Instructions for the task :: Output the data exactly, with every line intact.

Stored data ::
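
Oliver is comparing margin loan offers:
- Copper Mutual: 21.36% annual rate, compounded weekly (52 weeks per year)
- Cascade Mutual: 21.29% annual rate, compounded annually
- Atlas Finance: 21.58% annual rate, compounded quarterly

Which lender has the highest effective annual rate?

Copper Mutual

Copper Mutual: (1 + 0.2136/52)^52 − 1 = 23.759%
Cascade Mutual: compounded annually, EAR = 21.290%
Atlas Finance: (1 + 0.2158/4)^4 − 1 = 23.390%
The highest effective annual rate is Copper Mutual at 23.759%.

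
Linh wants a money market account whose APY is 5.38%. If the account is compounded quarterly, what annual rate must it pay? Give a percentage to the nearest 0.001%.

(1 + r/4)^4 − 1 = 0.0538, so 1 + r/4 = 1.0538^(1/4).
r/4 = 0.013187, so r = 0.052747 = 5.275%.

5.275%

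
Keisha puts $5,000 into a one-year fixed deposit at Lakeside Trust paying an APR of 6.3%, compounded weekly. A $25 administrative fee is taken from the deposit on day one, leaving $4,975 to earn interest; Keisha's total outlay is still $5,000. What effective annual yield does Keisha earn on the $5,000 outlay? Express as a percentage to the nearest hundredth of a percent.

Value after one year: 4,975 × (1 + 0.063/52)^52 = 4,975 × 1.064986 = $5,298.31.
Effective yield on the $5,000 outlay: 5,298.31 / 5,000 − 1 = 0.059661 = 5.97%.

5.97%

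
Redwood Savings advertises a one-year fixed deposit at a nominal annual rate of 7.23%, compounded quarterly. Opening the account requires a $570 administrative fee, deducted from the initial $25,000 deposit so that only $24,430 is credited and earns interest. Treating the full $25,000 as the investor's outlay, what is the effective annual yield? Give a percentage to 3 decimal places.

4.979%

Value after one year: 24,430 × (1 + 0.0723/4)^4 = 24,430 × 1.074284 = $26,244.76.
Effective yield on the $25,000 outlay: 26,244.76 / 25,000 − 1 = 0.049790 = 4.979%.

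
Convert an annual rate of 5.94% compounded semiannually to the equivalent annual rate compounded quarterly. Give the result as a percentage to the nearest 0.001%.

5.897%

EAR = (1 + 0.0594/2)^2 − 1 = 0.060282.
Solve (1 + r/4)^4 = 1.060282: r/4 = 1.060282^(1/4) − 1 = 0.014741, so r = 0.058965 = 5.897%.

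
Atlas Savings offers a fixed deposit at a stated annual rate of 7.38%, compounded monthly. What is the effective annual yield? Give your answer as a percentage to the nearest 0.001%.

EAR = (1 + 0.0738/12)^12 − 1.
= 1.076348 − 1 = 7.635%.

7.635%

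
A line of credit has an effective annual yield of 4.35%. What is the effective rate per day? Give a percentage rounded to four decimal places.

0.0117%

The per-day rate i satisfies (1 + i)^365 = 1 + 0.0435.
i = 1.0435^(1/365) − 1 = 0.0001167 = 0.0117%.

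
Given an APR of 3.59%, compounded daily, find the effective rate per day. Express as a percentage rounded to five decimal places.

With a nominal annual rate compounded daily, the periodic rate is the nominal rate divided by 365.
i = 0.0359 / 365 = 0.0000984 = 0.00984%.

0.00984%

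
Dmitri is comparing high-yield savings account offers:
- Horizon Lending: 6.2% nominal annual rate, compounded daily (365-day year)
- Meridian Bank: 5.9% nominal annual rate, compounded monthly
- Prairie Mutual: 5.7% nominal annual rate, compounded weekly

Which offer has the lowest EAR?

Horizon Lending: (1 + 0.062/365)^365 − 1 = 6.396%
Meridian Bank: (1 + 0.059/12)^12 − 1 = 6.062%
Prairie Mutual: (1 + 0.057/52)^52 − 1 = 5.862%
The lowest effective annual rate is Prairie Mutual at 5.862%.

Prairie Mutual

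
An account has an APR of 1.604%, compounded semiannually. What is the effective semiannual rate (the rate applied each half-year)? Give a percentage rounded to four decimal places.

With a nominal annual rate compounded semiannually, the periodic rate is the nominal rate divided by 2.
i = 0.01604 / 2 = 0.0080200 = 0.8020%.

0.8020%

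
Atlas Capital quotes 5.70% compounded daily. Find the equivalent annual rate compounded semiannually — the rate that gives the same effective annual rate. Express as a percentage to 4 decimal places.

EAR = (1 + 0.0570/365)^365 − 1 = 0.058651.
Solve (1 + r/2)^2 = 1.058651: r/2 = 1.058651^(1/2) − 1 = 0.028908, so r = 0.057815 = 5.7815%.

5.7815%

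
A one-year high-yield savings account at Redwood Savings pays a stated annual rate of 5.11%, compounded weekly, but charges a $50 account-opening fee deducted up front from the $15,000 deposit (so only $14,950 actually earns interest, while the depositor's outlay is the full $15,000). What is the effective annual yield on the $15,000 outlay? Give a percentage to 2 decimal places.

Value after one year: 14,950 × (1 + 0.0511/52)^52 = 14,950 × 1.052402 = $15,733.41.
Effective yield on the $15,000 outlay: 15,733.41 / 15,000 − 1 = 0.048894 = 4.89%.

4.89%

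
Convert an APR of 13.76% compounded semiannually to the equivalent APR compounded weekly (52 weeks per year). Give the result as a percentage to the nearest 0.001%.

EAR = (1 + 0.1376/2)^2 − 1 = 0.142333.
Solve (1 + r/52)^52 = 1.142333: r/52 = 1.142333^(1/52) − 1 = 0.002562, so r = 0.133243 = 13.324%.

13.324%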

Result ::
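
Oliver is comparing margin loan offers:
- Copper Mutual: 21.36% annual rate, compounded weekly (52 weeks per year)
- Cascade Mutual: 21.29% annual rate, compounded annually
- Atlas Finance: 21.58% annual rate, compounded quarterly

Which lender has the highest effective annual rate?

Copper Mutual

Copper Mutual: (1 + 0.2136/52)^52 − 1 = 23.759%
Cascade Mutual: compounded annually, EAR = 21.290%
Atlas Finance: (1 + 0.2158/4)^4 − 1 = 23.390%
The highest effective annual rate is Copper Mutual at 23.759%.

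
Linh wants a money market account whose APY is 5.38%. If the account is compounded quarterly, what annual rate must it pay? Give a percentage to the nearest 0.001%.

(1 + r/4)^4 − 1 = 0.0538, so 1 + r/4 = 1.0538^(1/4).
r/4 = 0.013187, so r = 0.052747 = 5.275%.

5.275%

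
Keisha puts $5,000 into a one-year fixed deposit at Lakeside Trust paying an APR of 6.3%, compounded weekly. A $25 administrative fee is taken from the deposit on day one, leaving $4,975 to earn interest; Keisha's total outlay is still $5,000. What effective annual yield does Keisha earn on the $5,000 outlay? Express as a percentage to the nearest hundredth of a percent.

Value after one year: 4,975 × (1 + 0.063/52)^52 = 4,975 × 1.064986 = $5,298.31.
Effective yield on the $5,000 outlay: 5,298.31 / 5,000 − 1 = 0.059661 = 5.97%.

5.97%

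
Redwood Savings advertises a one-year fixed deposit at a nominal annual rate of 7.23%, compounded quarterly. Opening the account requires a $570 administrative fee, deducted from the initial $25,000 deposit so that only $24,430 is credited and earns interest. Treating the full $25,000 as the investor's outlay, what is the effective annual yield? Give a percentage to 3 decimal places.

4.979%

Value after one year: 24,430 × (1 + 0.0723/4)^4 = 24,430 × 1.074284 = $26,244.76.
Effective yield on the $25,000 outlay: 26,244.76 / 25,000 − 1 = 0.049790 = 4.979%.

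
Convert an annual rate of 5.94% compounded semiannually to the equivalent annual rate compounded quarterly. Give the result as a percentage to the nearest 0.001%.

5.897%

EAR = (1 + 0.0594/2)^2 − 1 = 0.060282.
Solve (1 + r/4)^4 = 1.060282: r/4 = 1.060282^(1/4) − 1 = 0.014741, so r = 0.058965 = 5.897%.

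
Atlas Savings offers a fixed deposit at a stated annual rate of 7.38%, compounded monthly. What is the effective annual yield? Give your answer as a percentage to the nearest 0.001%.

EAR = (1 + 0.0738/12)^12 − 1.
= 1.076348 − 1 = 7.635%.

7.635%

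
A line of credit has an effective annual yield of 4.35%. What is the effective rate per day? Give a percentage rounded to four decimal places.

0.0117%

The per-day rate i satisfies (1 + i)^365 = 1 + 0.0435.
i = 1.0435^(1/365) − 1 = 0.0001167 = 0.0117%.

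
Given an APR of 3.59%, compounded daily, find the effective rate per day. Express as a percentage rounded to five decimal places.

With a nominal annual rate compounded daily, the periodic rate is the nominal rate divided by 365.
i = 0.0359 / 365 = 0.0000984 = 0.00984%.

0.00984%

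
Dmitri is comparing high-yield savings account offers:
- Horizon Lending: 6.2% nominal annual rate, compounded daily (365-day year)
- Meridian Bank: 5.9% nominal annual rate, compounded monthly
- Prairie Mutual: 5.7% nominal annual rate, compounded weekly

Which offer has the lowest EAR?

Horizon Lending: (1 + 0.062/365)^365 − 1 = 6.396%
Meridian Bank: (1 + 0.059/12)^12 − 1 = 6.062%
Prairie Mutual: (1 + 0.057/52)^52 − 1 = 5.862%
The lowest effective annual rate is Prairie Mutual at 5.862%.

Prairie Mutual

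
An account has an APR of 1.604%, compounded semiannually. What is the effective semiannual rate (the rate applied each half-year)? Give a percentage rounded to four decimal places.

With a nominal annual rate compounded semiannually, the periodic rate is the nominal rate divided by 2.
i = 0.01604 / 2 = 0.0080200 = 0.8020%.

0.8020%

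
Atlas Capital quotes 5.70% compounded daily. Find the equivalent annual rate compounded semiannually — the rate that gives the same effective annual rate. Express as a percentage to 4 decimal places.

EAR = (1 + 0.0570/365)^365 − 1 = 0.058651.
Solve (1 + r/2)^2 = 1.058651: r/2 = 1.058651^(1/2) − 1 = 0.028908, so r = 0.057815 = 5.7815%.

5.7815%

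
A one-year high-yield savings account at Redwood Savings pays a stated annual rate of 5.11%, compounded weekly, but charges a $50 account-opening fee deducted up front from the $15,000 deposit (so only $14,950 actually earns interest, while the depositor's outlay is the full $15,000). What is the effective annual yield on the $15,000 outlay? Give a percentage to 2 decimal places.

Value after one year: 14,950 × (1 + 0.0511/52)^52 = 14,950 × 1.052402 = $15,733.41.
Effective yield on the $15,000 outlay: 15,733.41 / 15,000 − 1 = 0.048894 = 4.89%.

4.89%

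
Convert an APR of 13.76% compounded semiannually to the equivalent APR compounded weekly (52 weeks per year). Give the result as a percentage to the nearest 0.001%.

EAR = (1 + 0.1376/2)^2 − 1 = 0.142333.
Solve (1 + r/52)^52 = 1.142333: r/52 = 1.142333^(1/52) − 1 = 0.002562, so r = 0.133243 = 13.324%.

13.324%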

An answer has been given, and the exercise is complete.